(INSTRUCTIONS FOR THE TASK) Reproduce exactly the lines that run from the start of the records below to the line with "The optimal solution is shelves", inclusive.
── THE DATA
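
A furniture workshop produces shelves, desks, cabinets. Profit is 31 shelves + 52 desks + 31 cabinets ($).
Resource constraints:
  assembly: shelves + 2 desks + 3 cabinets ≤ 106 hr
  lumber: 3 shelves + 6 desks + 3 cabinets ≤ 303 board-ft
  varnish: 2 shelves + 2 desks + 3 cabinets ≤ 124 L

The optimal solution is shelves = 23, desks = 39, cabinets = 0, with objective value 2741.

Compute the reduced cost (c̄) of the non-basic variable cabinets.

-5

Check each constraint at x*: assembly 101/106 (slack 5); lumber 303/303 (tight); varnish 124/124 (tight).
Slack constraints have shadow price 0 (complementary slackness).
From A_Bᵀ y = c: 3·y_lumber + 2·y_varnish = 31; 6·y_lumber + 2·y_varnish = 52.
→ y_lumber = 7 and y_varnish = 5.
Reduced cost of cabinets: c₃ − yᵀa₃ = 31 − (7·3 + 5·3) = 31 − 36 = -5.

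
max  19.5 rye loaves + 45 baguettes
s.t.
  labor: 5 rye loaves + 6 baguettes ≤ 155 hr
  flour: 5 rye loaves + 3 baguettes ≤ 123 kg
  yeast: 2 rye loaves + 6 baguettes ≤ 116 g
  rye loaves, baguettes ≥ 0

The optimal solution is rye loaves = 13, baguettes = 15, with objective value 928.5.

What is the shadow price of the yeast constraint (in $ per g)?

At the optimum: labor uses 155 of 155 (binding); flour uses 110 of 123 (slack = 13); yeast uses 116 of 116 (binding).
Slack constraints have shadow price 0 (complementary slackness).
Dual feasibility on the basic columns requires 5·y_labor + 2·y_yeast = 19.5, 6·y_labor + 6·y_yeast = 45.
→ y_labor = 1.5 and y_yeast = 6.
Shadow price of yeast = 6.

6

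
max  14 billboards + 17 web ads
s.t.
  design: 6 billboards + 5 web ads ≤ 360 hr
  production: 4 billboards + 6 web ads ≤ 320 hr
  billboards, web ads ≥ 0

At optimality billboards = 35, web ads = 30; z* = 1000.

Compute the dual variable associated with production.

2

At the optimum: design uses 360 of 360 (binding); production uses 320 of 320 (binding).
From A_Bᵀ y = c: 6·y_design + 4·y_production = 14; 5·y_design + 6·y_production = 17.
Solving: y_design = 1, y_production = 2.
Shadow price of production = 2.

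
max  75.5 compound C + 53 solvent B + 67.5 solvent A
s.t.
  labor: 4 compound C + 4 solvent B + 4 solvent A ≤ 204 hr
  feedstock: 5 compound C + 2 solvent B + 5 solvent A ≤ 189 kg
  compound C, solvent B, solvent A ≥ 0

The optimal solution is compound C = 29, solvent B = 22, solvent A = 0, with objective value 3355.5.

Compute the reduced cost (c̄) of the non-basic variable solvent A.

-8

Both labor and feedstock are binding at x*.
Dual feasibility on the basic columns requires 4·y_labor + 5·y_feedstock = 75.5, 4·y_labor + 2·y_feedstock = 53.
→ y_labor = 9.5 and y_feedstock = 7.5.
Reduced cost of solvent A: c₃ − yᵀa₃ = 67.5 − (9.5·4 + 7.5·5) = 67.5 − 75.5 = -8.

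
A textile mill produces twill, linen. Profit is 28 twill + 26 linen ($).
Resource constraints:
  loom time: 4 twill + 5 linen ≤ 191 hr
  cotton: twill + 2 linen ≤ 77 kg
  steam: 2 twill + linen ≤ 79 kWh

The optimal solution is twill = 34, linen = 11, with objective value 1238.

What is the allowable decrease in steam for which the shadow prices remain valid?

40.8

Binding constraints: loom time, steam. The basis is B = [[4,5],[2,1]] with det -6.
Per unit decrease in steam, x* moves by d = (-0.8333, 0.6667).
The basis stays optimal until twill reaches 0; allowable decrease = 40.8 kWh.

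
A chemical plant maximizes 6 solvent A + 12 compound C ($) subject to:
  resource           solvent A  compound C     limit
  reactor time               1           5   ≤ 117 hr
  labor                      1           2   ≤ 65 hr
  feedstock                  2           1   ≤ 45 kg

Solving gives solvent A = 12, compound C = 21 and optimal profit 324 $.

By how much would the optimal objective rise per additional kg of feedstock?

2

Binding: reactor time and feedstock. Non-binding: labor (11 unused).
Slack constraints have shadow price 0 (complementary slackness).
Dual feasibility on the basic columns requires 1·y_reactor time + 2·y_feedstock = 6, 5·y_reactor time + 1·y_feedstock = 12.
→ y_reactor time = 2 and y_feedstock = 2.
Shadow price of feedstock = 2.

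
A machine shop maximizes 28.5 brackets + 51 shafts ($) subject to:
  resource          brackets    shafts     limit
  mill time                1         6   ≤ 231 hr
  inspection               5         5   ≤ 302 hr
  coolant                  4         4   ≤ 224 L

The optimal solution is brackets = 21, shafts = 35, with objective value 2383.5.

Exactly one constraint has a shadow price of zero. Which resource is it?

mill time: 231/231 (binding)
inspection: 280/302 (slack 22)
coolant: 224/224 (binding)
By complementary slackness, a constraint with positive slack has shadow price 0 → inspection.

inspection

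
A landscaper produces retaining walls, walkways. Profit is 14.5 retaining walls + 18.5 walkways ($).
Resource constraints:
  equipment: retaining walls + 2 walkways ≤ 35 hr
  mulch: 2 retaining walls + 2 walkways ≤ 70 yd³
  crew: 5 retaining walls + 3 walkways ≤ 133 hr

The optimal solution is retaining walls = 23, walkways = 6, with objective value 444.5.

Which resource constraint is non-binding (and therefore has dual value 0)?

mulch

equipment: 35/35 (binding)
mulch: 58/70 (slack 12)
crew: 133/133 (binding)
By complementary slackness, a constraint with positive slack has shadow price 0 → mulch.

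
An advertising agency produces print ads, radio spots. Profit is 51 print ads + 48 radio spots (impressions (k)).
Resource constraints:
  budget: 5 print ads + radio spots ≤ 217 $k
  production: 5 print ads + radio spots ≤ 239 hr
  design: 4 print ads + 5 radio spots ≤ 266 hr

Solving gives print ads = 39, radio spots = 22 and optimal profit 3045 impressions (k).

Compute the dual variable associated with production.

At the optimum: budget uses 217 of 217 (binding); production uses 217 of 239 (slack = 22); design uses 266 of 266 (binding).
Slack constraints have shadow price 0 (complementary slackness).
From A_Bᵀ y = c: 5·y_budget + 4·y_design = 51; 1·y_budget + 5·y_design = 48.
→ y_budget = 3 and y_design = 9.
Shadow price of production = 0.

0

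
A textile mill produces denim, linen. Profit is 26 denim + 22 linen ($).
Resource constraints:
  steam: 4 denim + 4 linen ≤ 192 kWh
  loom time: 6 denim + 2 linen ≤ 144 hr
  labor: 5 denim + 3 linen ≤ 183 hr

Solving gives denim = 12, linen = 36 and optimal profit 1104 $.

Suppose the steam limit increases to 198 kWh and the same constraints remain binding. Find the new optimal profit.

Check each constraint at x*: steam 192/192 (tight); loom time 144/144 (tight); labor 168/183 (slack 15).
Since labor is not tight, its dual is 0.
Dual feasibility on the basic columns requires 4·y_steam + 6·y_loom time = 26, 4·y_steam + 2·y_loom time = 22.
This yields shadow prices y_steam = 5, y_loom time = 1.
Δz = y_steam·Δb = 5 × (6) = 30, so new z* = 1104 + 30 = 1134.

1134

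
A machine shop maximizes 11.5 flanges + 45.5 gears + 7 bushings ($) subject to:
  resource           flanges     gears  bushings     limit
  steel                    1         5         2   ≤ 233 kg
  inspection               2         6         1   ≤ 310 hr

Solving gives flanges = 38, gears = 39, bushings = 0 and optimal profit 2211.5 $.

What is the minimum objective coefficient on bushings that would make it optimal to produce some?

Both steel and inspection are binding at x*.
The binding rows give the dual system: 1·y_steel + 2·y_inspection = 11.5 and 5·y_steel + 6·y_inspection = 45.5.
This yields shadow prices y_steel = 5.5, y_inspection = 3.
bushings enters the basis when its profit ≥ yᵀa₃ = 5.5·2 + 3·1 = 14.

14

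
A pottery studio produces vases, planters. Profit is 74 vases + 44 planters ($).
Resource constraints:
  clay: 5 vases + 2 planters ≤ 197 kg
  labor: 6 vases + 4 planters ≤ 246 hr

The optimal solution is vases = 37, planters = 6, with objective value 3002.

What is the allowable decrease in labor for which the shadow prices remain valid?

9.6

Binding constraints: clay, labor. The basis is B = [[5,2],[6,4]] with det 8.
Per unit decrease in labor, x* moves by d = (0.25, -0.625).
The basis stays optimal until planters reaches 0; allowable decrease = 9.6 hr.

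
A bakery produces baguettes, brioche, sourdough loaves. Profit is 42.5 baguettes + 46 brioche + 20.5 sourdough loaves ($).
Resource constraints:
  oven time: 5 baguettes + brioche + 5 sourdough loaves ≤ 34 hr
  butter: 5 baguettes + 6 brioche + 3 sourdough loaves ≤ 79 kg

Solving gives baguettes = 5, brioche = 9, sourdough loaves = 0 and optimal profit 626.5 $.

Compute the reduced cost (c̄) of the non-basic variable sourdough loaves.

-7

Both oven time and butter are binding at x*.
Dual feasibility on the basic columns requires 5·y_oven time + 5·y_butter = 42.5, 1·y_oven time + 6·y_butter = 46.
Solving: y_oven time = 1, y_butter = 7.5.
Reduced cost of sourdough loaves: c₃ − yᵀa₃ = 20.5 − (1·5 + 7.5·3) = 20.5 − 27.5 = -7.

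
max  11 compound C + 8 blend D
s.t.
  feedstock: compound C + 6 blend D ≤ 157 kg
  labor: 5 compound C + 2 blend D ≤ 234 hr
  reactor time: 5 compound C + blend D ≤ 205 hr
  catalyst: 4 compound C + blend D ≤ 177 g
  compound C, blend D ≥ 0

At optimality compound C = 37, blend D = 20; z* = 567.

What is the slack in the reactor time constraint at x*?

0

reactor time used = 5·37 + 1·20 = 205; slack = 205 − 205 = 0.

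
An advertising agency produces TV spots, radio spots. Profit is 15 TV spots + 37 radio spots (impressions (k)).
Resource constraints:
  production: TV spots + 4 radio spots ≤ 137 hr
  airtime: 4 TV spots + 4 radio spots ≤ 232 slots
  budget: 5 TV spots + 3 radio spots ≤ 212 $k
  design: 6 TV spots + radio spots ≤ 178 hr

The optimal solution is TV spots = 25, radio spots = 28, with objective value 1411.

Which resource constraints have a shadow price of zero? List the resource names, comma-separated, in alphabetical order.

airtime, budget

production: 137/137 (binding)
airtime: 212/232 (slack 20)
budget: 209/212 (slack 3)
design: 178/178 (binding)
By complementary slackness, a constraint with positive slack has shadow price 0 → airtime, budget.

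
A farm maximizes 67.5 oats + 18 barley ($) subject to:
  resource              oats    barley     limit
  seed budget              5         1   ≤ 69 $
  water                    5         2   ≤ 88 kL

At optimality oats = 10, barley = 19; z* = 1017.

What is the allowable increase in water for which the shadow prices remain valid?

Binding constraints: seed budget, water. The basis is B = [[5,1],[5,2]] with det 5.
Per unit increase in water, x* moves by d = (-0.2, 1).
The basis stays optimal until oats reaches 0; allowable increase = 50 kL.

50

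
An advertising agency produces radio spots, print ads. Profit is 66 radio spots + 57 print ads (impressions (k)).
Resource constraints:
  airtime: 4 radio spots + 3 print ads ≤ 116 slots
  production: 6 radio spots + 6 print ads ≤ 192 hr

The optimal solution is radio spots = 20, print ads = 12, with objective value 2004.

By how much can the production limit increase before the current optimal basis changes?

Binding constraints: airtime, production. The basis is B = [[4,3],[6,6]] with det 6.
Per unit increase in production, x* moves by d = (-0.5, 0.6667).
The basis stays optimal until radio spots reaches 0; allowable increase = 40 hr.

40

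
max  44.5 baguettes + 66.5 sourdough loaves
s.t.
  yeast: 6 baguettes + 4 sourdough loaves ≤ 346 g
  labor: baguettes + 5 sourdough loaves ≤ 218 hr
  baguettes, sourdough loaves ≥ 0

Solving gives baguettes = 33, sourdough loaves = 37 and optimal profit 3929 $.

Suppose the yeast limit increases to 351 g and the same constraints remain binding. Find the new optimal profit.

3959

Both yeast and labor are binding at x*.
Dual feasibility on the basic columns requires 6·y_yeast + 1·y_labor = 44.5, 4·y_yeast + 5·y_labor = 66.5.
Solving: y_yeast = 6, y_labor = 8.5.
Δz = y_yeast·Δb = 6 × (5) = 30, so new z* = 3929 + 30 = 3959.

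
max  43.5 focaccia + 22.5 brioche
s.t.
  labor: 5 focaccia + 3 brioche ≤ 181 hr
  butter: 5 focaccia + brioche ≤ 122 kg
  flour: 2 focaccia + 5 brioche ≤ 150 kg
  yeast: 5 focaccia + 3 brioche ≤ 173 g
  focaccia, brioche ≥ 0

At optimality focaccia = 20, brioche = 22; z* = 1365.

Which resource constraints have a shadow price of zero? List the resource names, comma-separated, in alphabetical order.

labor, yeast

labor: 166/181 (slack 15)
butter: 122/122 (binding)
flour: 150/150 (binding)
yeast: 166/173 (slack 7)
By complementary slackness, a constraint with positive slack has shadow price 0 → labor, yeast.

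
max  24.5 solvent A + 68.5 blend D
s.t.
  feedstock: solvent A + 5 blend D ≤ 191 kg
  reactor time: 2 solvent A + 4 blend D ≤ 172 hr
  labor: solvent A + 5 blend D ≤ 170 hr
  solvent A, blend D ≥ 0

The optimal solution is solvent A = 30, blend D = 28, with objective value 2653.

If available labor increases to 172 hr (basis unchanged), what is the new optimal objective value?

2666

Binding: reactor time and labor. Non-binding: feedstock (21 unused).
Since feedstock is not tight, its dual is 0.
The binding rows give the dual system: 2·y_reactor time + 1·y_labor = 24.5 and 4·y_reactor time + 5·y_labor = 68.5.
Solving: y_reactor time = 9, y_labor = 6.5.
Δz = y_labor·Δb = 6.5 × (2) = 13, so new z* = 2653 + 13 = 2666.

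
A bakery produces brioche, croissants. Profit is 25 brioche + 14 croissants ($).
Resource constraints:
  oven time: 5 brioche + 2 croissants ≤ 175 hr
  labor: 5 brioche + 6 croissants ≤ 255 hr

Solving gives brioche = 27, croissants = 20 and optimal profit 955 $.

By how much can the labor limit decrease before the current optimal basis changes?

80

Binding constraints: oven time, labor. The basis is B = [[5,2],[5,6]] with det 20.
Per unit decrease in labor, x* moves by d = (0.1, -0.25).
The basis stays optimal until croissants reaches 0; allowable decrease = 80 hr.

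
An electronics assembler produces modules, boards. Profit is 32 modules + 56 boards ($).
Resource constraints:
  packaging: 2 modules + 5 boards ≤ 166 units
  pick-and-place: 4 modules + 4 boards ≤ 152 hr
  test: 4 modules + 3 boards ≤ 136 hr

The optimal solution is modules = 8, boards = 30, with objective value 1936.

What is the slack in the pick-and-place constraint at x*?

pick-and-place used = 4·8 + 4·30 = 152; slack = 152 − 152 = 0.

0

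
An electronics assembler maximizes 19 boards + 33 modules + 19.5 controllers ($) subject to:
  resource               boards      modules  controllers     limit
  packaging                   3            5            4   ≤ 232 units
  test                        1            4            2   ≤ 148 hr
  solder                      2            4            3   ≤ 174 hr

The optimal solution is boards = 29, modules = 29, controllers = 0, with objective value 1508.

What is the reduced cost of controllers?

-6.5

At the optimum: packaging uses 232 of 232 (binding); test uses 145 of 148 (slack = 3); solder uses 174 of 174 (binding).
Since test is not tight, its dual is 0.
The binding rows give the dual system: 3·y_packaging + 2·y_solder = 19 and 5·y_packaging + 4·y_solder = 33.
→ y_packaging = 5 and y_solder = 2.
Reduced cost of controllers: c₃ − yᵀa₃ = 19.5 − (5·4 + 2·3) = 19.5 − 26 = -6.5.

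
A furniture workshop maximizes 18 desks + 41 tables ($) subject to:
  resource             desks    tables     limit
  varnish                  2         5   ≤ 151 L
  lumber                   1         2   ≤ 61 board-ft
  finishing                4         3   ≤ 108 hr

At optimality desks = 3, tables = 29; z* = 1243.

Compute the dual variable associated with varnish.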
────
(ANSWER TO THE PROBLEM)
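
A furniture workshop produces shelves, desks, cabinets. Profit is 31 shelves + 52 desks + 31 cabinets ($).
Resource constraints:
  assembly: shelves + 2 desks + 3 cabinets ≤ 106 hr
  lumber: 3 shelves + 6 desks + 3 cabinets ≤ 303 board-ft
  varnish: 2 shelves + 2 desks + 3 cabinets ≤ 124 L

The optimal solution is shelves = 23, desks = 39, cabinets = 0, with objective value 2741.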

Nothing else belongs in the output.